→ WORK TO COMPLETE
Collect every line in the records below that contains the word "materials".

Dataset entries
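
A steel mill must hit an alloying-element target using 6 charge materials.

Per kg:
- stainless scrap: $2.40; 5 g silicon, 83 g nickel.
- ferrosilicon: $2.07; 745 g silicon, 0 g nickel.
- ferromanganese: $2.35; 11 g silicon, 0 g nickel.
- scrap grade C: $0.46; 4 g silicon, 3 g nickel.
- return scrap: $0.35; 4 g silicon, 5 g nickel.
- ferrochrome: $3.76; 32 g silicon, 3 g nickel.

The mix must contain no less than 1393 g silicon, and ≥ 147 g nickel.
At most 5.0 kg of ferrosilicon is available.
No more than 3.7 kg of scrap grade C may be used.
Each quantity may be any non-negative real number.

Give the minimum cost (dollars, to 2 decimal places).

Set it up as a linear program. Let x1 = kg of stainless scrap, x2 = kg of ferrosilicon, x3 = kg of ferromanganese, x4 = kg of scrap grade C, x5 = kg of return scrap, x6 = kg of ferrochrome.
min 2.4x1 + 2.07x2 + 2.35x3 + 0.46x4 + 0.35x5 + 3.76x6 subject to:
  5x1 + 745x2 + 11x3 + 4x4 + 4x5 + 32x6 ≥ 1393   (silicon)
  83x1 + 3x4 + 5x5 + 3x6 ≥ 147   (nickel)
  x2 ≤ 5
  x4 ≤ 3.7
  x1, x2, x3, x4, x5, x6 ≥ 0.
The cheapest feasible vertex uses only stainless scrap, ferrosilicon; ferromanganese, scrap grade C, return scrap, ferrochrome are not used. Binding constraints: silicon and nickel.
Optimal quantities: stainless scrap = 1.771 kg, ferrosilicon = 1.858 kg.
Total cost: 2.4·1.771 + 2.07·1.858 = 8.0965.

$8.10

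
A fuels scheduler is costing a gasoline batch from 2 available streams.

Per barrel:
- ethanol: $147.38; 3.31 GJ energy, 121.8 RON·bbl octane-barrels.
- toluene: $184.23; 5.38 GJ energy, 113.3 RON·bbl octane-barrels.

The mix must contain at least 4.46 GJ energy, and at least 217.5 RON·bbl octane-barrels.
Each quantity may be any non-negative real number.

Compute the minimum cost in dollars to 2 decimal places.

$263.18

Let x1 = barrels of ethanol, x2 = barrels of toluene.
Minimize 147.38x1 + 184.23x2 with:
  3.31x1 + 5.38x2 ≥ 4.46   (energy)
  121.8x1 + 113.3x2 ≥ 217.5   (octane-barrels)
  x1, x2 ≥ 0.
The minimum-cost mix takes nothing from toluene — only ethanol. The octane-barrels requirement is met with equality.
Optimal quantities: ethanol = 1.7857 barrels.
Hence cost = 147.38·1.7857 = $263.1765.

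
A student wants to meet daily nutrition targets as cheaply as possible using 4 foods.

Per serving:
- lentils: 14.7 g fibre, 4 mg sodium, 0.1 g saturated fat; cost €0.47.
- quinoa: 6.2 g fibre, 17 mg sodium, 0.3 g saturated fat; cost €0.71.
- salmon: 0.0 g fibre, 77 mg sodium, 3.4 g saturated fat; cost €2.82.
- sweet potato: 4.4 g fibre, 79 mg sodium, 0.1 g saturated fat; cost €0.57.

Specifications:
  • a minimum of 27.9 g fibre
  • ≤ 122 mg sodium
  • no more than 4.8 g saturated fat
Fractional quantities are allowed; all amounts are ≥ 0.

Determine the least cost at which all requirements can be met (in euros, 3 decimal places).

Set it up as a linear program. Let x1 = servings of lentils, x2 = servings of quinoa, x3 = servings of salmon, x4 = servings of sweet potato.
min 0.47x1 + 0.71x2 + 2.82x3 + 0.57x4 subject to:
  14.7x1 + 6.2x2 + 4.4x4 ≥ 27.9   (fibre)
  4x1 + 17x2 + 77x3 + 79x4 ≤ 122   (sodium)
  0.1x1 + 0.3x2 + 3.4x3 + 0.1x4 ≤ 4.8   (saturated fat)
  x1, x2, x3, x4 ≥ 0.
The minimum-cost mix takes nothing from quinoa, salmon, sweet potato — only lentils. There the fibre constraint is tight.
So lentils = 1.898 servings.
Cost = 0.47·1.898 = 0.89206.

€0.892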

---

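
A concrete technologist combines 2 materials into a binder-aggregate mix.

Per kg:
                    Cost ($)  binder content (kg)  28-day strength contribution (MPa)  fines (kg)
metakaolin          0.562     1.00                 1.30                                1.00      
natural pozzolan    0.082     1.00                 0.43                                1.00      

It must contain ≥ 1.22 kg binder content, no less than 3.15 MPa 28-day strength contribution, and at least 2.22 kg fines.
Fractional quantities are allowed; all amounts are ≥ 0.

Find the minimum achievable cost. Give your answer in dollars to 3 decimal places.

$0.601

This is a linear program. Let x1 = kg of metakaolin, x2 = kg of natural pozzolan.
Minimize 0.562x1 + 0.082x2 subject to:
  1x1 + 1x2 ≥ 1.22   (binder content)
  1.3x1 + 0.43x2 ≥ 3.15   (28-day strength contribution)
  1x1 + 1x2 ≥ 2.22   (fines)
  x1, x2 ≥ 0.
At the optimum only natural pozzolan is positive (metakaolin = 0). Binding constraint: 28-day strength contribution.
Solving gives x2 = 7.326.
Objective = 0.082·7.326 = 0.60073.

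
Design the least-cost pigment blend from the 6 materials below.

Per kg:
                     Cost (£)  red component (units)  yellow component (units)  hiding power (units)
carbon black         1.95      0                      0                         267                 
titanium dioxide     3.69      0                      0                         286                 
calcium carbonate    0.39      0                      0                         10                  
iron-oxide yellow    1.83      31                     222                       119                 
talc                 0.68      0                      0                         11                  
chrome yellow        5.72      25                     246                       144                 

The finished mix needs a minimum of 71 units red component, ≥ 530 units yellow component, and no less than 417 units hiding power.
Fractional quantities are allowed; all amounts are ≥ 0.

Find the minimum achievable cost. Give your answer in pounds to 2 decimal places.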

---

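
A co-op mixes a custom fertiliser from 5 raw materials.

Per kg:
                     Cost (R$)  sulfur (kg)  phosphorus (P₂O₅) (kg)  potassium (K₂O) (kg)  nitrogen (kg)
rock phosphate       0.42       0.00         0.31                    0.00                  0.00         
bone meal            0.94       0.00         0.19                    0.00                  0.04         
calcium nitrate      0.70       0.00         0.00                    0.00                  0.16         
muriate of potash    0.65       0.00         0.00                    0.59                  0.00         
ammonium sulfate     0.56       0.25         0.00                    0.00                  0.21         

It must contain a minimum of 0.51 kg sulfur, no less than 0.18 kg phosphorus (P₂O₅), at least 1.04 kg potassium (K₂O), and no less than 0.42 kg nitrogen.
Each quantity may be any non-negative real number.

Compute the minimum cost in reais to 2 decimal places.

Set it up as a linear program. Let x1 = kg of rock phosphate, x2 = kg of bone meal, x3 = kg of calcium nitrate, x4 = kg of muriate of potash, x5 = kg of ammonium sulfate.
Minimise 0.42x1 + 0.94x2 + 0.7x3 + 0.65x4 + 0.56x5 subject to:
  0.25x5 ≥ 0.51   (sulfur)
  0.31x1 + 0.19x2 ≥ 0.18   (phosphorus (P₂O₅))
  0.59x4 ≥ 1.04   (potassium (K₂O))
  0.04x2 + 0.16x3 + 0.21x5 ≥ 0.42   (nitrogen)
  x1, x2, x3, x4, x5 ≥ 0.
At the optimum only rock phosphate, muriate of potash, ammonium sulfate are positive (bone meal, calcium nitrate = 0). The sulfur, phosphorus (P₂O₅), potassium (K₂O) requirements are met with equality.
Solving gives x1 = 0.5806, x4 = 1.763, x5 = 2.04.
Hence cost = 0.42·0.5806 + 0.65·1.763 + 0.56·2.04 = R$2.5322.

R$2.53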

→ REPLY TO THE TASK
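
A steel mill must hit an alloying-element target using 6 charge materials.
A concrete technologist combines 2 materials into a binder-aggregate mix.
Design the least-cost pigment blend from the 6 materials below.
A co-op mixes a custom fertiliser from 5 raw materials.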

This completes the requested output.